> **HOW TO COMPLETE THIS TASK**: Below is a set of entries. Reproduce exactly the lines from the one containing "What is log₁₀" through the end, both included.

--------

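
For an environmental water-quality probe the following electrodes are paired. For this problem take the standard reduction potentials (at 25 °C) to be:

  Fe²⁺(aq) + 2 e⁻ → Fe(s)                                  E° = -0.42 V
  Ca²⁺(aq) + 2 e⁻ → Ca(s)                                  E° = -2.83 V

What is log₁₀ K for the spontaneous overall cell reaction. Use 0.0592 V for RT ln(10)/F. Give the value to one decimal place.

Cathode: Fe²⁺/Fe; anode: Ca²⁺/Ca. E°cell = +2.41 V, n = 2.
log K = nE°cell / 0.0592 = (2)(+2.41) / 0.0592 = 81.4.

81.4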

--------

> **RESPONSE FOR THIS EXERCISE**:
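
What is log₁₀ K for the spontaneous overall cell reaction. Use 0.0592 V for RT ln(10)/F. Give the value to one decimal place.

Cathode: Fe²⁺/Fe; anode: Ca²⁺/Ca. E°cell = +2.41 V, n = 2.
log K = nE°cell / 0.0592 = (2)(+2.41) / 0.0592 = 81.4.

81.4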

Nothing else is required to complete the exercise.